WHAT IS NEEDED:
Your reply should be an exact copy of the lines from the one that holds "25.10 | 6.4 |" to the end of the data below.

---------- SOURCE DATA

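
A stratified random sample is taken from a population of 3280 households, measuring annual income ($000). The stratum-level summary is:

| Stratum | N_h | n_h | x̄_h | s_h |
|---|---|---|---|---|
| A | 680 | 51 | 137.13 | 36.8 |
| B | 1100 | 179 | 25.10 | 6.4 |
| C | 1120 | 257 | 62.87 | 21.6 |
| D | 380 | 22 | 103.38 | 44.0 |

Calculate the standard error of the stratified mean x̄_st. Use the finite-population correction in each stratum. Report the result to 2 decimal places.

SE(x̄_st) ≈ 1.53

V̂(x̄_st) = Σ W_h² (1 − n_h/N_h) s_h²/n_h, with W_h = N_h/N and N = 3280:
  stratum A: (680/3280)²·(1 − 51/680)·36.8²/51 = 1.05569
  stratum B: (1100/3280)²·(1 − 179/1100)·6.4²/179 = 0.0215482
  stratum C: (1120/3280)²·(1 − 257/1120)·21.6²/257 = 0.163101
  stratum D: (380/3280)²·(1 − 22/380)·44.0²/22 = 1.11276
V̂(x̄_st) = 2.3531
SE(x̄_st) = √2.3531 = 1.53398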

--------------------

WRITTEN RESPONSE:
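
| B | 1100 | 179 | 25.10 | 6.4 |
| C | 1120 | 257 | 62.87 | 21.6 |
| D | 380 | 22 | 103.38 | 44.0 |

Calculate the standard error of the stratified mean x̄_st. Use the finite-population correction in each stratum. Report the result to 2 decimal places.

SE(x̄_st) ≈ 1.53

V̂(x̄_st) = Σ W_h² (1 − n_h/N_h) s_h²/n_h, with W_h = N_h/N and N = 3280:
  stratum A: (680/3280)²·(1 − 51/680)·36.8²/51 = 1.05569
  stratum B: (1100/3280)²·(1 − 179/1100)·6.4²/179 = 0.0215482
  stratum C: (1120/3280)²·(1 − 257/1120)·21.6²/257 = 0.163101
  stratum D: (380/3280)²·(1 − 22/380)·44.0²/22 = 1.11276
V̂(x̄_st) = 2.3531
SE(x̄_st) = √2.3531 = 1.53398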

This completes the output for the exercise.